### What the task requires
Each line from the one that contains "(C) set leaf at index 1 to value 68" through the last line of the listing below is to be returned exactly as it stands, and nothing else.

---------- Material shown

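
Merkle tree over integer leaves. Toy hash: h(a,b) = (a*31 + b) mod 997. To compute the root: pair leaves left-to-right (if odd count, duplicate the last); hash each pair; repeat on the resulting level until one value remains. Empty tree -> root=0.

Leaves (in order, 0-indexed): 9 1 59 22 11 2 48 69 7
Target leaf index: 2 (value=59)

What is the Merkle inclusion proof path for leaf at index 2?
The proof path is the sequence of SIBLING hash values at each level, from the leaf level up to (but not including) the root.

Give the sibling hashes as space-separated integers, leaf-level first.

Answer: 22 280 226 66

Derivation:
L0 (leaves): [9, 1, 59, 22, 11, 2, 48, 69, 7], target index=2
L1: h(9,1)=(9*31+1)%997=280 [pair 0] h(59,22)=(59*31+22)%997=854 [pair 1] h(11,2)=(11*31+2)%997=343 [pair 2] h(48,69)=(48*31+69)%997=560 [pair 3] h(7,7)=(7*31+7)%997=224 [pair 4] -> [280, 854, 343, 560, 224]
  Sibling for proof at L0: 22
L2: h(280,854)=(280*31+854)%997=561 [pair 0] h(343,560)=(343*31+560)%997=226 [pair 1] h(224,224)=(224*31+224)%997=189 [pair 2] -> [561, 226, 189]
  Sibling for proof at L1: 280
L3: h(561,226)=(561*31+226)%997=668 [pair 0] h(189,189)=(189*31+189)%997=66 [pair 1] -> [668, 66]
  Sibling for proof at L2: 226
L4: h(668,66)=(668*31+66)%997=834 [pair 0] -> [834]
  Sibling for proof at L3: 66
Root: 834
Proof path (sibling hashes from leaf to root): [22, 280, 226, 66]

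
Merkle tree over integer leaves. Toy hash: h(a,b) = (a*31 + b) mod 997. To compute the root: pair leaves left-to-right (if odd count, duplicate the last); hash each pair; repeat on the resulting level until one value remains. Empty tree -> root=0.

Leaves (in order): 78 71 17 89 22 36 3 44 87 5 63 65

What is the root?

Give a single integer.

Answer: 228

Derivation:
L0: [78, 71, 17, 89, 22, 36, 3, 44, 87, 5, 63, 65]
L1: h(78,71)=(78*31+71)%997=495 h(17,89)=(17*31+89)%997=616 h(22,36)=(22*31+36)%997=718 h(3,44)=(3*31+44)%997=137 h(87,5)=(87*31+5)%997=708 h(63,65)=(63*31+65)%997=24 -> [495, 616, 718, 137, 708, 24]
L2: h(495,616)=(495*31+616)%997=9 h(718,137)=(718*31+137)%997=461 h(708,24)=(708*31+24)%997=38 -> [9, 461, 38]
L3: h(9,461)=(9*31+461)%997=740 h(38,38)=(38*31+38)%997=219 -> [740, 219]
L4: h(740,219)=(740*31+219)%997=228 -> [228]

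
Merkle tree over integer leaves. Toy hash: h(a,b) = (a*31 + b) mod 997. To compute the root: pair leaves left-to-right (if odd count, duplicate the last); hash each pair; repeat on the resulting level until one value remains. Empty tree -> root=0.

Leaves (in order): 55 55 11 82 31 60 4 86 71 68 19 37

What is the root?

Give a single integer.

L0: [55, 55, 11, 82, 31, 60, 4, 86, 71, 68, 19, 37]
L1: h(55,55)=(55*31+55)%997=763 h(11,82)=(11*31+82)%997=423 h(31,60)=(31*31+60)%997=24 h(4,86)=(4*31+86)%997=210 h(71,68)=(71*31+68)%997=275 h(19,37)=(19*31+37)%997=626 -> [763, 423, 24, 210, 275, 626]
L2: h(763,423)=(763*31+423)%997=148 h(24,210)=(24*31+210)%997=954 h(275,626)=(275*31+626)%997=178 -> [148, 954, 178]
L3: h(148,954)=(148*31+954)%997=557 h(178,178)=(178*31+178)%997=711 -> [557, 711]
L4: h(557,711)=(557*31+711)%997=32 -> [32]

Answer: 32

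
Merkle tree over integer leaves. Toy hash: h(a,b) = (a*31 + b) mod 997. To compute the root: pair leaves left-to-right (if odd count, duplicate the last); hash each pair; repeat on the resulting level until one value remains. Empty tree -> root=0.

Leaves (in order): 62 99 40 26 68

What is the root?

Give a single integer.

L0: [62, 99, 40, 26, 68]
L1: h(62,99)=(62*31+99)%997=27 h(40,26)=(40*31+26)%997=269 h(68,68)=(68*31+68)%997=182 -> [27, 269, 182]
L2: h(27,269)=(27*31+269)%997=109 h(182,182)=(182*31+182)%997=839 -> [109, 839]
L3: h(109,839)=(109*31+839)%997=230 -> [230]

Answer: 230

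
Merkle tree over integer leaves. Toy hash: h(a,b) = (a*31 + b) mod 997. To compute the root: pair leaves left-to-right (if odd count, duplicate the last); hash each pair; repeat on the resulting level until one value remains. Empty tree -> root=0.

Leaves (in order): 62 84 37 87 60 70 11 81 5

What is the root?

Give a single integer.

L0: [62, 84, 37, 87, 60, 70, 11, 81, 5]
L1: h(62,84)=(62*31+84)%997=12 h(37,87)=(37*31+87)%997=237 h(60,70)=(60*31+70)%997=933 h(11,81)=(11*31+81)%997=422 h(5,5)=(5*31+5)%997=160 -> [12, 237, 933, 422, 160]
L2: h(12,237)=(12*31+237)%997=609 h(933,422)=(933*31+422)%997=432 h(160,160)=(160*31+160)%997=135 -> [609, 432, 135]
L3: h(609,432)=(609*31+432)%997=368 h(135,135)=(135*31+135)%997=332 -> [368, 332]
L4: h(368,332)=(368*31+332)%997=773 -> [773]

Answer: 773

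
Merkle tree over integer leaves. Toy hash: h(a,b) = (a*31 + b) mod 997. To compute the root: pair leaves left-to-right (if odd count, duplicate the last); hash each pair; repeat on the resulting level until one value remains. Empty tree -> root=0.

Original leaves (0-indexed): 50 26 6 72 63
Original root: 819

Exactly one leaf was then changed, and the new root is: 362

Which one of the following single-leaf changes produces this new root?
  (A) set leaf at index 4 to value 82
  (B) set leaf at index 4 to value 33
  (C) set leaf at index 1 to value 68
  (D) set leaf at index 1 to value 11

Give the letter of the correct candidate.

Answer: D

Derivation:
Original leaves: [50, 26, 6, 72, 63]
Target new root: 362
Try each candidate change and compute the resulting root:
Candidate A: set leaf[4] = 82 -> leaves = [50, 26, 6, 72, 82]
  L0: [50, 26, 6, 72, 82]
  L1: h(50,26)=(50*31+26)%997=579 h(6,72)=(6*31+72)%997=258 h(82,82)=(82*31+82)%997=630 -> [579, 258, 630]
  L2: h(579,258)=(579*31+258)%997=261 h(630,630)=(630*31+630)%997=220 -> [261, 220]
  L3: h(261,220)=(261*31+220)%997=335 -> [335]
  root = 335 != target 362
Candidate B: set leaf[4] = 33 -> leaves = [50, 26, 6, 72, 33]
  L0: [50, 26, 6, 72, 33]
  L1: h(50,26)=(50*31+26)%997=579 h(6,72)=(6*31+72)%997=258 h(33,33)=(33*31+33)%997=59 -> [579, 258, 59]
  L2: h(579,258)=(579*31+258)%997=261 h(59,59)=(59*31+59)%997=891 -> [261, 891]
  L3: h(261,891)=(261*31+891)%997=9 -> [9]
  root = 9 != target 362
Candidate C: set leaf[1] = 68 -> leaves = [50, 68, 6, 72, 63]
  L0: [50, 68, 6, 72, 63]
  L1: h(50,68)=(50*31+68)%997=621 h(6,72)=(6*31+72)%997=258 h(63,63)=(63*31+63)%997=22 -> [621, 258, 22]
  L2: h(621,258)=(621*31+258)%997=566 h(22,22)=(22*31+22)%997=704 -> [566, 704]
  L3: h(566,704)=(566*31+704)%997=304 -> [304]
  root = 304 != target 362
Candidate D: set leaf[1] = 11 -> leaves = [50, 11, 6, 72, 63]
  L0: [50, 11, 6, 72, 63]
  L1: h(50,11)=(50*31+11)%997=564 h(6,72)=(6*31+72)%997=258 h(63,63)=(63*31+63)%997=22 -> [564, 258, 22]
  L2: h(564,258)=(564*31+258)%997=793 h(22,22)=(22*31+22)%997=704 -> [793, 704]
  L3: h(793,704)=(793*31+704)%997=362 -> [362]
  root = 362 == target 362  ** MATCH **
Candidate D produces the target root.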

--------------------

### Exercise result
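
  (C) set leaf at index 1 to value 68
  (D) set leaf at index 1 to value 11

Give the letter of the correct candidate.

Answer: D

Derivation:
Original leaves: [50, 26, 6, 72, 63]
Target new root: 362
Try each candidate change and compute the resulting root:
Candidate A: set leaf[4] = 82 -> leaves = [50, 26, 6, 72, 82]
  L0: [50, 26, 6, 72, 82]
  L1: h(50,26)=(50*31+26)%997=579 h(6,72)=(6*31+72)%997=258 h(82,82)=(82*31+82)%997=630 -> [579, 258, 630]
  L2: h(579,258)=(579*31+258)%997=261 h(630,630)=(630*31+630)%997=220 -> [261, 220]
  L3: h(261,220)=(261*31+220)%997=335 -> [335]
  root = 335 != target 362
Candidate B: set leaf[4] = 33 -> leaves = [50, 26, 6, 72, 33]
  L0: [50, 26, 6, 72, 33]
  L1: h(50,26)=(50*31+26)%997=579 h(6,72)=(6*31+72)%997=258 h(33,33)=(33*31+33)%997=59 -> [579, 258, 59]
  L2: h(579,258)=(579*31+258)%997=261 h(59,59)=(59*31+59)%997=891 -> [261, 891]
  L3: h(261,891)=(261*31+891)%997=9 -> [9]
  root = 9 != target 362
Candidate C: set leaf[1] = 68 -> leaves = [50, 68, 6, 72, 63]
  L0: [50, 68, 6, 72, 63]
  L1: h(50,68)=(50*31+68)%997=621 h(6,72)=(6*31+72)%997=258 h(63,63)=(63*31+63)%997=22 -> [621, 258, 22]
  L2: h(621,258)=(621*31+258)%997=566 h(22,22)=(22*31+22)%997=704 -> [566, 704]
  L3: h(566,704)=(566*31+704)%997=304 -> [304]
  root = 304 != target 362
Candidate D: set leaf[1] = 11 -> leaves = [50, 11, 6, 72, 63]
  L0: [50, 11, 6, 72, 63]
  L1: h(50,11)=(50*31+11)%997=564 h(6,72)=(6*31+72)%997=258 h(63,63)=(63*31+63)%997=22 -> [564, 258, 22]
  L2: h(564,258)=(564*31+258)%997=793 h(22,22)=(22*31+22)%997=704 -> [793, 704]
  L3: h(793,704)=(793*31+704)%997=362 -> [362]
  root = 362 == target 362  ** MATCH **
Candidate D produces the target root.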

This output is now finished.